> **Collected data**
· · · · · · ·

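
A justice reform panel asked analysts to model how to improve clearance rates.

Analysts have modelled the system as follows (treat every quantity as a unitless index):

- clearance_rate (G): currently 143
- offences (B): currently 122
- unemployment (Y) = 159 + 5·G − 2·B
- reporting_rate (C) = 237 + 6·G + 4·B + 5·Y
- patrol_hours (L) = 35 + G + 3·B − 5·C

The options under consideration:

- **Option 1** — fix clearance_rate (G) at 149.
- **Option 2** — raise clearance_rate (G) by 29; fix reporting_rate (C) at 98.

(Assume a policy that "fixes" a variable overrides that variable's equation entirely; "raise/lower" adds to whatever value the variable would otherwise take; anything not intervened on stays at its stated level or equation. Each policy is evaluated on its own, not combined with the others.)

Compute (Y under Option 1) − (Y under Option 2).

-115

Option 1 (G := 149):
  G = 149
  B = 122
  Y = 159 + 5·149 − 2·122 = 660
Option 2 (G + 29, C := 98):
  G = 143 + 29 = 172
  B = 122
  Y = 159 + 5·172 − 2·122 = 775
Y: 660 − 775 = -115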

· · · · · · ·

> **Description of the task**
Only the stretch of lines that begins with the one holding "- reporting_rate (C) = 237 + 6·G + 4·B + 5·Y" and ends with the last line above belongs in the answer; please write it out exactly.

> **Response area**
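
- reporting_rate (C) = 237 + 6·G + 4·B + 5·Y
- patrol_hours (L) = 35 + G + 3·B − 5·C

The options under consideration:

- **Option 1** — fix clearance_rate (G) at 149.
- **Option 2** — raise clearance_rate (G) by 29; fix reporting_rate (C) at 98.

(Assume a policy that "fixes" a variable overrides that variable's equation entirely; "raise/lower" adds to whatever value the variable would otherwise take; anything not intervened on stays at its stated level or equation. Each policy is evaluated on its own, not combined with the others.)

Compute (Y under Option 1) − (Y under Option 2).

-115

Option 1 (G := 149):
  G = 149
  B = 122
  Y = 159 + 5·149 − 2·122 = 660
Option 2 (G + 29, C := 98):
  G = 143 + 29 = 172
  B = 122
  Y = 159 + 5·172 − 2·122 = 775
Y: 660 − 775 = -115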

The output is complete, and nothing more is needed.